--- TASK STATEMENT ---
Each record must be printed exactly as given.

--- SOURCE RECORDS ---
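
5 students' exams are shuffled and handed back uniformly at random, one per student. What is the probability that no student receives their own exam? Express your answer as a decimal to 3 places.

This is the derangement probability: permutations of 5 with no fixed point.
D(5) = 5! · (1 − 1/1! + 1/2! − ··· + (−1)^5/5!) = 44.
P = 44/120 = 11/30 ≈ 0.367.

0.367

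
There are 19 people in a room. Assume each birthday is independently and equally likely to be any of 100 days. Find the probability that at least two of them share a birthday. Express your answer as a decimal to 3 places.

0.839

It's easier to compute the probability that all 19 are distinct.
P(all distinct) = 100/100 · 99/100 · ··· · 82/100 ≈ 0.161.
So the probability of at least one match is 1 − 0.161 = 0.839.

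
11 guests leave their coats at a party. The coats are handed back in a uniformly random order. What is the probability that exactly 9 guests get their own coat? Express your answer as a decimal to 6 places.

Choose which 9 of the 11 are fixed: C(11,9) = 55 ways.
The remaining 2 must have no fixed point: D(2) = 1.
P = 55·1/39916800 = 1/725760 ≈ 0.000001.

0.000001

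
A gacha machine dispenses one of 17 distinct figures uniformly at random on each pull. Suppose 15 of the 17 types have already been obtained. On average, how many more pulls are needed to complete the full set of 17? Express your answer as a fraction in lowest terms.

51/2

Starting from 15 distinct types, each trial gives a new one with probability (17−i)/17 when i types are held, so the wait for the next new type is 17/(17−i).
E = 17/2 + 17/1 = 51/2.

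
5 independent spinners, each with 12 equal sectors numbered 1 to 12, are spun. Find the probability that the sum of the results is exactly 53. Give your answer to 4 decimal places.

There are 12^5 = 248832 equally likely outcomes.
The number of ordered 5-tuples from {1,…,12} summing to 53 is 330.
P(sum = 53) = 330/248832 = 55/41472 ≈ 0.0013.

0.0013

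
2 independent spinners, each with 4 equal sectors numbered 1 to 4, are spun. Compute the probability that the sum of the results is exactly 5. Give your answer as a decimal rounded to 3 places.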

--- RESPONSE ---
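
5 students' exams are shuffled and handed back uniformly at random, one per student. What is the probability that no student receives their own exam? Express your answer as a decimal to 3 places.

This is the derangement probability: permutations of 5 with no fixed point.
D(5) = 5! · (1 − 1/1! + 1/2! − ··· + (−1)^5/5!) = 44.
P = 44/120 = 11/30 ≈ 0.367.

0.367

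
There are 19 people in a room. Assume each birthday is independently and equally likely to be any of 100 days. Find the probability that at least two of them share a birthday. Express your answer as a decimal to 3 places.

0.839

It's easier to compute the probability that all 19 are distinct.
P(all distinct) = 100/100 · 99/100 · ··· · 82/100 ≈ 0.161.
So the probability of at least one match is 1 − 0.161 = 0.839.

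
11 guests leave their coats at a party. The coats are handed back in a uniformly random order. What is the probability that exactly 9 guests get their own coat? Express your answer as a decimal to 6 places.

Choose which 9 of the 11 are fixed: C(11,9) = 55 ways.
The remaining 2 must have no fixed point: D(2) = 1.
P = 55·1/39916800 = 1/725760 ≈ 0.000001.

0.000001

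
A gacha machine dispenses one of 17 distinct figures uniformly at random on each pull. Suppose 15 of the 17 types have already been obtained. On average, how many more pulls are needed to complete the full set of 17? Express your answer as a fraction in lowest terms.

51/2

Starting from 15 distinct types, each trial gives a new one with probability (17−i)/17 when i types are held, so the wait for the next new type is 17/(17−i).
E = 17/2 + 17/1 = 51/2.

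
5 independent spinners, each with 12 equal sectors numbered 1 to 12, are spun. Find the probability that the sum of the results is exactly 53. Give your answer to 4 decimal places.

There are 12^5 = 248832 equally likely outcomes.
The number of ordered 5-tuples from {1,…,12} summing to 53 is 330.
P(sum = 53) = 330/248832 = 55/41472 ≈ 0.0013.

0.0013

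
2 independent spinners, each with 4 equal sectors numbered 1 to 4, are spun. Compute the probability that the sum of the results is exactly 5. Give your answer as a decimal rounded to 3 places.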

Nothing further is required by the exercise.